Start of Listed records

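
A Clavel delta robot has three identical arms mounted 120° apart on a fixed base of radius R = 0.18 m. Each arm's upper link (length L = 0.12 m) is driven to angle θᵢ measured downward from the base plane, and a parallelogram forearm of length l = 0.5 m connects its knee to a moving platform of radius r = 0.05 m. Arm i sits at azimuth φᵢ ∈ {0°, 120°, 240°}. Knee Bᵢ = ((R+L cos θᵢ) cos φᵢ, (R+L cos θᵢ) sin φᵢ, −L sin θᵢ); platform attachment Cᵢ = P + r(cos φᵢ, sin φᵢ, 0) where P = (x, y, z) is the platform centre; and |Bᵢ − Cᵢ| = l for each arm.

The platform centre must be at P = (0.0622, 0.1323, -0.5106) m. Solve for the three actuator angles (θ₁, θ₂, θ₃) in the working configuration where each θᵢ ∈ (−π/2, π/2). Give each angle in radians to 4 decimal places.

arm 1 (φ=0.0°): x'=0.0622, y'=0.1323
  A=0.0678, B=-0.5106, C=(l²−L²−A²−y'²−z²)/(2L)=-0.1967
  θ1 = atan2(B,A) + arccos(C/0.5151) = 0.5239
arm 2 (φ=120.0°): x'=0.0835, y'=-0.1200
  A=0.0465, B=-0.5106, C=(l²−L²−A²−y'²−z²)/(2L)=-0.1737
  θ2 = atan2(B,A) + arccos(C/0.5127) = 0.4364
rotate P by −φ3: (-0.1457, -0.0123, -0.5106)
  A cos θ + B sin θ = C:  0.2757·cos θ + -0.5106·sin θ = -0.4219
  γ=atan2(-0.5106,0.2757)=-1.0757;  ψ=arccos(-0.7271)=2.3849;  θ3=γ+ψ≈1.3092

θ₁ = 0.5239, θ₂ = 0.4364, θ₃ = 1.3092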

End of Listed records

| The task |
Print the data above exactly.

| Output for this task |
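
A Clavel delta robot has three identical arms mounted 120° apart on a fixed base of radius R = 0.18 m. Each arm's upper link (length L = 0.12 m) is driven to angle θᵢ measured downward from the base plane, and a parallelogram forearm of length l = 0.5 m connects its knee to a moving platform of radius r = 0.05 m. Arm i sits at azimuth φᵢ ∈ {0°, 120°, 240°}. Knee Bᵢ = ((R+L cos θᵢ) cos φᵢ, (R+L cos θᵢ) sin φᵢ, −L sin θᵢ); platform attachment Cᵢ = P + r(cos φᵢ, sin φᵢ, 0) where P = (x, y, z) is the platform centre; and |Bᵢ − Cᵢ| = l for each arm.

The platform centre must be at P = (0.0622, 0.1323, -0.5106) m. Solve for the three actuator angles (θ₁, θ₂, θ₃) in the working configuration where each θᵢ ∈ (−π/2, π/2). Give each angle in radians to 4 decimal places.

arm 1 (φ=0.0°): x'=0.0622, y'=0.1323
  A=0.0678, B=-0.5106, C=(l²−L²−A²−y'²−z²)/(2L)=-0.1967
  θ1 = atan2(B,A) + arccos(C/0.5151) = 0.5239
arm 2 (φ=120.0°): x'=0.0835, y'=-0.1200
  A=0.0465, B=-0.5106, C=(l²−L²−A²−y'²−z²)/(2L)=-0.1737
  θ2 = atan2(B,A) + arccos(C/0.5127) = 0.4364
rotate P by −φ3: (-0.1457, -0.0123, -0.5106)
  A cos θ + B sin θ = C:  0.2757·cos θ + -0.5106·sin θ = -0.4219
  γ=atan2(-0.5106,0.2757)=-1.0757;  ψ=arccos(-0.7271)=2.3849;  θ3=γ+ψ≈1.3092

θ₁ = 0.5239, θ₂ = 0.4364, θ₃ = 1.3092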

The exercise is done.